§ TRY IT
Every line from the one with "The mold dimension" to the one with "In a tear test", including those two, is to be copied exactly; all other lines of the entries below are left out.

RECORD SET Start Marker

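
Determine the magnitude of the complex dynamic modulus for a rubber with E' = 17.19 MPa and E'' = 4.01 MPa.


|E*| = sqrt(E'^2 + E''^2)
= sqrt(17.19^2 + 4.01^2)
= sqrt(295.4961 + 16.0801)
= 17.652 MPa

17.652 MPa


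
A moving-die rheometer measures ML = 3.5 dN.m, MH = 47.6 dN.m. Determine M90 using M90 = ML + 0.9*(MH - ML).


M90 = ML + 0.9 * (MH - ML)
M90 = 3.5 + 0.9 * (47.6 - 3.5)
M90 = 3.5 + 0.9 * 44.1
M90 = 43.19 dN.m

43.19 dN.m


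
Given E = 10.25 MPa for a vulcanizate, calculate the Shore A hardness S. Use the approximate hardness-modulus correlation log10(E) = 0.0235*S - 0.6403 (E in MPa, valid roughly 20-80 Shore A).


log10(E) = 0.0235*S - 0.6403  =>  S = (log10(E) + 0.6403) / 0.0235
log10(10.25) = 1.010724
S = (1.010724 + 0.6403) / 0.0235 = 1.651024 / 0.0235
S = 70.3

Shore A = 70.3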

RECORD SET End Marker
RECORD SET Start Marker

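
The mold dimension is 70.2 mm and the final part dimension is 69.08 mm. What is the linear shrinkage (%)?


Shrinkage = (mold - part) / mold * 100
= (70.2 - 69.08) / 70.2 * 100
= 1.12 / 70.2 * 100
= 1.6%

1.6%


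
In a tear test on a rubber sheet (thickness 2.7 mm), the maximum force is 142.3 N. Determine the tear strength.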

RECORD SET End Marker

§ OUTPUT FOR THIS EXERCISE
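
The mold dimension is 70.2 mm and the final part dimension is 69.08 mm. What is the linear shrinkage (%)?


Shrinkage = (mold - part) / mold * 100
= (70.2 - 69.08) / 70.2 * 100
= 1.12 / 70.2 * 100
= 1.6%

1.6%


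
In a tear test on a rubber sheet (thickness 2.7 mm), the maximum force is 142.3 N. Determine the tear strength.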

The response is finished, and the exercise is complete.